> _What to produce_:
Take the records below from their first line to the line with "clever : (e→e)", and restate those lines word for word.

=== Section Start ===

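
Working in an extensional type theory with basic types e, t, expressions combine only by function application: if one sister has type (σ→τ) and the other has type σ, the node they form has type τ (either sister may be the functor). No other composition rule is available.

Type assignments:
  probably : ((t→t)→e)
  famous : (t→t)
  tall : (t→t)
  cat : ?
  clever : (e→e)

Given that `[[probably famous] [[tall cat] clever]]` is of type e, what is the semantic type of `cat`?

[[probably famous] [[tall cat] clever]] must have type e. The sister [probably famous] has type e; that is not a function onto e, so [[tall cat] clever] must be the functor, of type (e→e).
[[tall cat] clever] must have type (e→e). The sister clever has type (e→e); that is not a function onto (e→e), so [tall cat] must be the functor, of type ((e→e)→(e→e)).
[tall cat] must have type ((e→e)→(e→e)). The sister tall has type (t→t); that is not a function onto ((e→e)→(e→e)), so cat must be the functor, of type ((t→t)→((e→e)→(e→e))).

((t→t)→((e→e)→(e→e)))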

=== Section End ===

> _Answer to this problem_:
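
Working in an extensional type theory with basic types e, t, expressions combine only by function application: if one sister has type (σ→τ) and the other has type σ, the node they form has type τ (either sister may be the functor). No other composition rule is available.

Type assignments:
  probably : ((t→t)→e)
  famous : (t→t)
  tall : (t→t)
  cat : ?
  clever : (e→e)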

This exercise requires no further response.